[Saved entries]
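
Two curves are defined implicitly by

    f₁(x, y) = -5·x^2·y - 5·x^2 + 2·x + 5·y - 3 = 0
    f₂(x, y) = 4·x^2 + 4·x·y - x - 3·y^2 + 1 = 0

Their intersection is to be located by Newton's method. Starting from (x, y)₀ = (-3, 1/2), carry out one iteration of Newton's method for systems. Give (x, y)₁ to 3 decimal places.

(-1.498, 0.414)

At (-3, 1/2): F = (-74.000, 33.250).
Jacobian J = [[-10·x·y - 10·x + 2, -5·x^2 + 5], [8·x + 4·y - 1, 4·x - 6·y]].
At the point, J = [[47.000, -40.000], [-23.000, -15.000]] (det J = -1625.000).
Solving J·Δ = −F gives Δ = (1.502, -0.086).
Then the next iterate is (x, y)₁ = (-1.498, 0.414).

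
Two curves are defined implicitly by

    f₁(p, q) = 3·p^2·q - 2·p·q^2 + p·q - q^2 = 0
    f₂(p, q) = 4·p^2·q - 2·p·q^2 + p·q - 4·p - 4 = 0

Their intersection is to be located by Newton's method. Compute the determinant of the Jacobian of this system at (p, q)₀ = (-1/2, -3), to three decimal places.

69.250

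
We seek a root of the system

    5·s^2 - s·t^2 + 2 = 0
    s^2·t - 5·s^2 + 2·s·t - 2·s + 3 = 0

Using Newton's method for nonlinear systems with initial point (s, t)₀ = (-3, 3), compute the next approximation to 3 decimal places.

At (-3, 3): F = (74.000, -27.000).
Jacobian J = [[10·s - t^2, -2·s·t], [2·s·t - 10·s + 2·t - 2, s^2 + 2·s]].
At the point, J = [[-39.000, 18.000], [16.000, 3.000]] (det J = -405.000).
Solving J·Δ = −F gives Δ = (1.748, -0.323).
Then the next iterate is (s, t)₁ = (-1.252, 2.677).

(-1.252, 2.677)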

Exercise prompt: Word for word, return each of the entries.

Task answer:
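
Two curves are defined implicitly by

    f₁(x, y) = -5·x^2·y - 5·x^2 + 2·x + 5·y - 3 = 0
    f₂(x, y) = 4·x^2 + 4·x·y - x - 3·y^2 + 1 = 0

Their intersection is to be located by Newton's method. Starting from (x, y)₀ = (-3, 1/2), carry out one iteration of Newton's method for systems. Give (x, y)₁ to 3 decimal places.

(-1.498, 0.414)

At (-3, 1/2): F = (-74.000, 33.250).
Jacobian J = [[-10·x·y - 10·x + 2, -5·x^2 + 5], [8·x + 4·y - 1, 4·x - 6·y]].
At the point, J = [[47.000, -40.000], [-23.000, -15.000]] (det J = -1625.000).
Solving J·Δ = −F gives Δ = (1.502, -0.086).
Then the next iterate is (x, y)₁ = (-1.498, 0.414).

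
Two curves are defined implicitly by

    f₁(p, q) = 3·p^2·q - 2·p·q^2 + p·q - q^2 = 0
    f₂(p, q) = 4·p^2·q - 2·p·q^2 + p·q - 4·p - 4 = 0

Their intersection is to be located by Newton's method. Compute the determinant of the Jacobian of this system at (p, q)₀ = (-1/2, -3), to three decimal places.

69.250

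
We seek a root of the system

    5·s^2 - s·t^2 + 2 = 0
    s^2·t - 5·s^2 + 2·s·t - 2·s + 3 = 0

Using Newton's method for nonlinear systems with initial point (s, t)₀ = (-3, 3), compute the next approximation to 3 decimal places.

At (-3, 3): F = (74.000, -27.000).
Jacobian J = [[10·s - t^2, -2·s·t], [2·s·t - 10·s + 2·t - 2, s^2 + 2·s]].
At the point, J = [[-39.000, 18.000], [16.000, 3.000]] (det J = -405.000).
Solving J·Δ = −F gives Δ = (1.748, -0.323).
Then the next iterate is (s, t)₁ = (-1.252, 2.677).

(-1.252, 2.677)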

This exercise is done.